**** EXTRACTED MATERIAL

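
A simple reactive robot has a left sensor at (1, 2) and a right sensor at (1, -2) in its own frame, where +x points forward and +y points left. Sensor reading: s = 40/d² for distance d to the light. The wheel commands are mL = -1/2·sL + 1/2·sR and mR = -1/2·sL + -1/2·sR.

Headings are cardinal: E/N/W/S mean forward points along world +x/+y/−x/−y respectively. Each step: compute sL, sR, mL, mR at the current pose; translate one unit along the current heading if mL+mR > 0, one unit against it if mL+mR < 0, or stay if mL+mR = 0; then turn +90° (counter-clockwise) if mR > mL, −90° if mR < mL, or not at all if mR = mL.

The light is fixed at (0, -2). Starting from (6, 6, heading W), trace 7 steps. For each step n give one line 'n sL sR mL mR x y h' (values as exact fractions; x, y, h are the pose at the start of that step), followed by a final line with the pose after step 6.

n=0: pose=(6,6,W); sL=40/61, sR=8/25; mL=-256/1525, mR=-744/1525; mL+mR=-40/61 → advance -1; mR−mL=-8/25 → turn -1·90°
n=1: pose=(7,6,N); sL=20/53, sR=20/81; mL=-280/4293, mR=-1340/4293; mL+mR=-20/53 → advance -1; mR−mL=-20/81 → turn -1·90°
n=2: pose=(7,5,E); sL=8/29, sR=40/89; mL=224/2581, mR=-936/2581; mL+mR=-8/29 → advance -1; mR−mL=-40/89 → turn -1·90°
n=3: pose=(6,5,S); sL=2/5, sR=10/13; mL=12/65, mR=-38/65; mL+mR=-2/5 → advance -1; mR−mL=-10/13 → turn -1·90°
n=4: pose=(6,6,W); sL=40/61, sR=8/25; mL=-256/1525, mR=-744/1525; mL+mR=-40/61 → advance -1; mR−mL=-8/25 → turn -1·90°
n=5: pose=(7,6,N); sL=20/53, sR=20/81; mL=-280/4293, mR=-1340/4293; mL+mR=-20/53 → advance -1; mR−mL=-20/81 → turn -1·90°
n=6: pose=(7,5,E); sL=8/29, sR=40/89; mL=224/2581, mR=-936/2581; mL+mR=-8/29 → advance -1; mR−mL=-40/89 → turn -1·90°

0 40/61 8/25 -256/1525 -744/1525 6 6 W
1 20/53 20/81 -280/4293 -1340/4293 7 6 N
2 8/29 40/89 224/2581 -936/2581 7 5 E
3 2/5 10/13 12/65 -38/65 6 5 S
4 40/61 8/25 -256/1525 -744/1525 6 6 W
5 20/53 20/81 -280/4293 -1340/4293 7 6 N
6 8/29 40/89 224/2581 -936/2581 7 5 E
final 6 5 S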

********

Copy all the entries exactly.

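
A simple reactive robot has a left sensor at (1, 2) and a right sensor at (1, -2) in its own frame, where +x points forward and +y points left. Sensor reading: s = 40/d² for distance d to the light. The wheel commands are mL = -1/2·sL + 1/2·sR and mR = -1/2·sL + -1/2·sR.

Headings are cardinal: E/N/W/S mean forward points along world +x/+y/−x/−y respectively. Each step: compute sL, sR, mL, mR at the current pose; translate one unit along the current heading if mL+mR > 0, one unit against it if mL+mR < 0, or stay if mL+mR = 0; then turn +90° (counter-clockwise) if mR > mL, −90° if mR < mL, or not at all if mR = mL.

The light is fixed at (0, -2). Starting from (6, 6, heading W), trace 7 steps. For each step n give one line 'n sL sR mL mR x y h' (values as exact fractions; x, y, h are the pose at the start of that step), followed by a final line with the pose after step 6.

n=0: pose=(6,6,W); sL=40/61, sR=8/25; mL=-256/1525, mR=-744/1525; mL+mR=-40/61 → advance -1; mR−mL=-8/25 → turn -1·90°
n=1: pose=(7,6,N); sL=20/53, sR=20/81; mL=-280/4293, mR=-1340/4293; mL+mR=-20/53 → advance -1; mR−mL=-20/81 → turn -1·90°
n=2: pose=(7,5,E); sL=8/29, sR=40/89; mL=224/2581, mR=-936/2581; mL+mR=-8/29 → advance -1; mR−mL=-40/89 → turn -1·90°
n=3: pose=(6,5,S); sL=2/5, sR=10/13; mL=12/65, mR=-38/65; mL+mR=-2/5 → advance -1; mR−mL=-10/13 → turn -1·90°
n=4: pose=(6,6,W); sL=40/61, sR=8/25; mL=-256/1525, mR=-744/1525; mL+mR=-40/61 → advance -1; mR−mL=-8/25 → turn -1·90°
n=5: pose=(7,6,N); sL=20/53, sR=20/81; mL=-280/4293, mR=-1340/4293; mL+mR=-20/53 → advance -1; mR−mL=-20/81 → turn -1·90°
n=6: pose=(7,5,E); sL=8/29, sR=40/89; mL=224/2581, mR=-936/2581; mL+mR=-8/29 → advance -1; mR−mL=-40/89 → turn -1·90°

0 40/61 8/25 -256/1525 -744/1525 6 6 W
1 20/53 20/81 -280/4293 -1340/4293 7 6 N
2 8/29 40/89 224/2581 -936/2581 7 5 E
3 2/5 10/13 12/65 -38/65 6 5 S
4 40/61 8/25 -256/1525 -744/1525 6 6 W
5 20/53 20/81 -280/4293 -1340/4293 7 6 N
6 8/29 40/89 224/2581 -936/2581 7 5 E
final 6 5 S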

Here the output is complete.